■ **PROBLEM DESCRIPTION**
Range to reproduce from the entries below: the line with "Answer: 6241", the line with "Answer: -27088", and every line in between. Give them exactly and give nothing else.

■ **RECORDS SHOWN**
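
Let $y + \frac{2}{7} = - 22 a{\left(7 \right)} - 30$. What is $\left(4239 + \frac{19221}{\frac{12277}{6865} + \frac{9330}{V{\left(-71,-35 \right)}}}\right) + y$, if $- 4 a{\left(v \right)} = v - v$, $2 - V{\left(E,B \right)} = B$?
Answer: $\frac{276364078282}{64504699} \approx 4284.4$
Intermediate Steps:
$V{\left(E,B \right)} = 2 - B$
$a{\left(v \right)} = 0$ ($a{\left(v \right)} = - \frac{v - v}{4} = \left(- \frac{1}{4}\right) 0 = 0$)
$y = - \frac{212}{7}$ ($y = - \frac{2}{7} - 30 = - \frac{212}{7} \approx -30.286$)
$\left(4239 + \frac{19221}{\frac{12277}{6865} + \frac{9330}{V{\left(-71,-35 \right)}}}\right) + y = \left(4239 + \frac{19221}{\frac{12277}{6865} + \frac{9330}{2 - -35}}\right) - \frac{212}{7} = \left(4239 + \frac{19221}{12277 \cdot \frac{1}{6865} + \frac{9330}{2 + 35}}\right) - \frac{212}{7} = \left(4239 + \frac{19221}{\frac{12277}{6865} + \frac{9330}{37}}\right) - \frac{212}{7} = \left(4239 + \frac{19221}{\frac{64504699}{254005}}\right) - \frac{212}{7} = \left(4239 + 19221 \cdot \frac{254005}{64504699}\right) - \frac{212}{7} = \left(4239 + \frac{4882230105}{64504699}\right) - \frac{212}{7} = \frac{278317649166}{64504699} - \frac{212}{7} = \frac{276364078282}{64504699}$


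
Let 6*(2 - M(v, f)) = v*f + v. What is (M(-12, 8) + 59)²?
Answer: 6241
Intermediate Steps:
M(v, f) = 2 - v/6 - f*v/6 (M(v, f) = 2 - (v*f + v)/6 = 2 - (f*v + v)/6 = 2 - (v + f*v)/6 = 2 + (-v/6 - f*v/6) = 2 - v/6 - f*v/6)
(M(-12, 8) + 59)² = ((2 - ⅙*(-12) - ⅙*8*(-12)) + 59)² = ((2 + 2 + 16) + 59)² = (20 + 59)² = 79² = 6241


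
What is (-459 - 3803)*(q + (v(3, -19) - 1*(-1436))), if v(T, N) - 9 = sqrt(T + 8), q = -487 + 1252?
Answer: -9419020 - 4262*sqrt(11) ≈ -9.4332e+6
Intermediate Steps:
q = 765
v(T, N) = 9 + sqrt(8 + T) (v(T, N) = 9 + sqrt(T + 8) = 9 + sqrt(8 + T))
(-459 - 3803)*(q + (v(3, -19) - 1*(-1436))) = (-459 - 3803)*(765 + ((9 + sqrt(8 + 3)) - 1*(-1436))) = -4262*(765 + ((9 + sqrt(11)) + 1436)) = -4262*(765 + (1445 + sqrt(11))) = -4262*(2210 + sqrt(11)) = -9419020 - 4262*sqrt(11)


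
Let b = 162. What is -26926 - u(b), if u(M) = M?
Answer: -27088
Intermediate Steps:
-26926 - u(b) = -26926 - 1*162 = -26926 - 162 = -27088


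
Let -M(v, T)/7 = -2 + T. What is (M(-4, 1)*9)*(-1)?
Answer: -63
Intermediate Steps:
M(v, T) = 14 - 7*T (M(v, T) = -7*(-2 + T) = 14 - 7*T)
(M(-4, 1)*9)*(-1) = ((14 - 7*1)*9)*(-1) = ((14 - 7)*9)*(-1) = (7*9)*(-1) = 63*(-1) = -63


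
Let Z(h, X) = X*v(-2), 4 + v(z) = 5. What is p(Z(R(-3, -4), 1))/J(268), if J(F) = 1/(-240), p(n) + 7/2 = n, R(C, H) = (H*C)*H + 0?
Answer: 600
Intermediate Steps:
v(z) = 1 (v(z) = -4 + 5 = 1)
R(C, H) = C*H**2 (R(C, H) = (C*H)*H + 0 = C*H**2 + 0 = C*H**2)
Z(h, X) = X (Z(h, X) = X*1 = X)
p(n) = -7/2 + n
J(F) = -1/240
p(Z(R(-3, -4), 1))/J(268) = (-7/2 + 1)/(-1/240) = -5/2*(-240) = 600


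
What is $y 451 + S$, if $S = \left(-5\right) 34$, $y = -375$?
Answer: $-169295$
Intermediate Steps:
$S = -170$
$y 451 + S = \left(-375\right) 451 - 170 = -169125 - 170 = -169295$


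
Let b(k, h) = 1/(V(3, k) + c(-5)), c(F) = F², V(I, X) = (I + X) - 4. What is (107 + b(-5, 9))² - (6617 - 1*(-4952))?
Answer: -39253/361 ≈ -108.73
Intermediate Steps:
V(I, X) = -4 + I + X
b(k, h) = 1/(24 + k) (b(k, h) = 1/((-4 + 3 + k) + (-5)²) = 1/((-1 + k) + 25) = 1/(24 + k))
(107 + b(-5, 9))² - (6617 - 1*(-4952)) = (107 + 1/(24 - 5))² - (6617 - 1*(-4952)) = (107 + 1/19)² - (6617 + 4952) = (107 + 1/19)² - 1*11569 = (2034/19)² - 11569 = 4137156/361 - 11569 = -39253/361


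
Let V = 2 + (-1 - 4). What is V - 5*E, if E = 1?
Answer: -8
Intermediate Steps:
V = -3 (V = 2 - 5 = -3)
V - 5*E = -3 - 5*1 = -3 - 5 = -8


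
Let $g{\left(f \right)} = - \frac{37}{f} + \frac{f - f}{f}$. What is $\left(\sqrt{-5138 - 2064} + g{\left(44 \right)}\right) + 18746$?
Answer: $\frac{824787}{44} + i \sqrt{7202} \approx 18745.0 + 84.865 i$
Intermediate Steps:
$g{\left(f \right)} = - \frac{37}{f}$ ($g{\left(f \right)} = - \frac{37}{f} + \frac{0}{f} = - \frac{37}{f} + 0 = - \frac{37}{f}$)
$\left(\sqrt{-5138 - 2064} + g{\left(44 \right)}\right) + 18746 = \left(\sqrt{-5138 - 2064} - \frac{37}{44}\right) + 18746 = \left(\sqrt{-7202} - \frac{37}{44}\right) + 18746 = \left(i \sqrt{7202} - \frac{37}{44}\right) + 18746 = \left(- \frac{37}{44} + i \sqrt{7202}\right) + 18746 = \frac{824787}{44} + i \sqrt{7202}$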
--
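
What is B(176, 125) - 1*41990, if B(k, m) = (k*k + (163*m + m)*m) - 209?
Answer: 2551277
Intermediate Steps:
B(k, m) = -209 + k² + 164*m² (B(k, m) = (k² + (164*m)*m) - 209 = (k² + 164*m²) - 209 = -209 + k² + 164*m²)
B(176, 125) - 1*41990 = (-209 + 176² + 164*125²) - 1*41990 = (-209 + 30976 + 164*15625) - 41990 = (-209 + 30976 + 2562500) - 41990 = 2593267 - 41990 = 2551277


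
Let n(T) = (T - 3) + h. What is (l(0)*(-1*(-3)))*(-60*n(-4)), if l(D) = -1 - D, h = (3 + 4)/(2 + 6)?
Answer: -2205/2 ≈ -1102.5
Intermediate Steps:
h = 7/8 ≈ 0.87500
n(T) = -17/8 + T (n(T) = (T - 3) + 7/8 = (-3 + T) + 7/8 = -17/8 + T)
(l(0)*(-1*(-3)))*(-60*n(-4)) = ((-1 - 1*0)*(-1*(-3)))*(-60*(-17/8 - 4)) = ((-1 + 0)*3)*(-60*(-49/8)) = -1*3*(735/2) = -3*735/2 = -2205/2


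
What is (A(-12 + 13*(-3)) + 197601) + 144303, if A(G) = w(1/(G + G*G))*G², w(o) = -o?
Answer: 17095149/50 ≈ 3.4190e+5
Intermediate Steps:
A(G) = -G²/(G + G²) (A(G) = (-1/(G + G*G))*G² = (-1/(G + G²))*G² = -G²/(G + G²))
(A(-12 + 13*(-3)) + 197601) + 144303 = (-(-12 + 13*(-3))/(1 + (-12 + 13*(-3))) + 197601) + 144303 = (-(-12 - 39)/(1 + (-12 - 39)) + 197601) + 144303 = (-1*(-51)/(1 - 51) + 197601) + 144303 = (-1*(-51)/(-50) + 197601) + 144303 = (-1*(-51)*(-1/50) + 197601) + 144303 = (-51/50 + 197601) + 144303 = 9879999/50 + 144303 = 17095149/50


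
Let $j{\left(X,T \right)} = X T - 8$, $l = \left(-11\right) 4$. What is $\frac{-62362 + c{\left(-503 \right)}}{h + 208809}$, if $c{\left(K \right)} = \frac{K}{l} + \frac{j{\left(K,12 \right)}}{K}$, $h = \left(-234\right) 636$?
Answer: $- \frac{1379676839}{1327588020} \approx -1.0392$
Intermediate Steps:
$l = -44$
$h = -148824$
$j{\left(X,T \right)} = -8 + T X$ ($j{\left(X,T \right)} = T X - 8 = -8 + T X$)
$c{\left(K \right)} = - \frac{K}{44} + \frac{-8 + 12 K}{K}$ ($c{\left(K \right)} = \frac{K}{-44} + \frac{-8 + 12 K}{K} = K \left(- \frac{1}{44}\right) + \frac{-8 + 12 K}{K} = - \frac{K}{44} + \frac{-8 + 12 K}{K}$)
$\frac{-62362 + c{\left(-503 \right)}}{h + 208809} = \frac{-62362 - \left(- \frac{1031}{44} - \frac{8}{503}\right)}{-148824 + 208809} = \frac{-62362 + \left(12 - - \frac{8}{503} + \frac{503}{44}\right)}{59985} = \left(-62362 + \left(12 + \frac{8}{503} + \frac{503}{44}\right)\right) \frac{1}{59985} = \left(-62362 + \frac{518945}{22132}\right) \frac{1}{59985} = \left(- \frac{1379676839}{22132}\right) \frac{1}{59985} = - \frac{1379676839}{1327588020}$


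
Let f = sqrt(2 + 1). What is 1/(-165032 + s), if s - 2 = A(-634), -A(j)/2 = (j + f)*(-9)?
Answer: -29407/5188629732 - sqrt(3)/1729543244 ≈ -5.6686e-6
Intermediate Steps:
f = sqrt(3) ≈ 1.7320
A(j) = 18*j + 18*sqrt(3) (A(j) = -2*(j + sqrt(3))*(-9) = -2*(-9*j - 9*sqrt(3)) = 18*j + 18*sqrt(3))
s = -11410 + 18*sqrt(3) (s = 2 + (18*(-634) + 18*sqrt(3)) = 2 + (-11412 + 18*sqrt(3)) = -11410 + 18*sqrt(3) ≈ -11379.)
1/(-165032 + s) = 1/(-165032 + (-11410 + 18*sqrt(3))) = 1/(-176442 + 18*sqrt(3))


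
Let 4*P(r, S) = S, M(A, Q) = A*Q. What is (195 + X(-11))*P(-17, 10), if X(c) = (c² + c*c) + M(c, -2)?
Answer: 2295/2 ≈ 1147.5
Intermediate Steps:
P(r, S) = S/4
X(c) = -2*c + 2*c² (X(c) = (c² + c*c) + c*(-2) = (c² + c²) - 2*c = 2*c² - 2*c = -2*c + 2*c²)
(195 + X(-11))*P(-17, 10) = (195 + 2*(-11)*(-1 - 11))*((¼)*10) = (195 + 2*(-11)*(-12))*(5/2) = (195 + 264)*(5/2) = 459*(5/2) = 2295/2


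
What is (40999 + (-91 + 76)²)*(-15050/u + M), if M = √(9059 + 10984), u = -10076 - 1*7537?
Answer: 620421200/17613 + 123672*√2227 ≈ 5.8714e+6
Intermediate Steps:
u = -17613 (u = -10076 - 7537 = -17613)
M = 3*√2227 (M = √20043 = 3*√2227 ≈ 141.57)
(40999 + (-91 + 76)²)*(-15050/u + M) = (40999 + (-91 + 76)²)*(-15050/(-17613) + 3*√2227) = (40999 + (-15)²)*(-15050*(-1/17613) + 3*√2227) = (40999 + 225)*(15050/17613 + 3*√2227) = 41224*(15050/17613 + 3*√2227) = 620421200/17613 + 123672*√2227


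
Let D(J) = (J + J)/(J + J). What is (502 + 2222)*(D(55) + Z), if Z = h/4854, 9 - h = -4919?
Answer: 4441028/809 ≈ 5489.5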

■ **SOLUTION FOR THIS PROBLEM**
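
Answer: 6241
Intermediate Steps:
M(v, f) = 2 - v/6 - f*v/6 (M(v, f) = 2 - (v*f + v)/6 = 2 - (f*v + v)/6 = 2 - (v + f*v)/6 = 2 + (-v/6 - f*v/6) = 2 - v/6 - f*v/6)
(M(-12, 8) + 59)² = ((2 - ⅙*(-12) - ⅙*8*(-12)) + 59)² = ((2 + 2 + 16) + 59)² = (20 + 59)² = 79² = 6241


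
What is (-459 - 3803)*(q + (v(3, -19) - 1*(-1436))), if v(T, N) - 9 = sqrt(T + 8), q = -487 + 1252?
Answer: -9419020 - 4262*sqrt(11) ≈ -9.4332e+6
Intermediate Steps:
q = 765
v(T, N) = 9 + sqrt(8 + T) (v(T, N) = 9 + sqrt(T + 8) = 9 + sqrt(8 + T))
(-459 - 3803)*(q + (v(3, -19) - 1*(-1436))) = (-459 - 3803)*(765 + ((9 + sqrt(8 + 3)) - 1*(-1436))) = -4262*(765 + ((9 + sqrt(11)) + 1436)) = -4262*(765 + (1445 + sqrt(11))) = -4262*(2210 + sqrt(11)) = -9419020 - 4262*sqrt(11)


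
Let b = 162. What is -26926 - u(b), if u(M) = M?
Answer: -27088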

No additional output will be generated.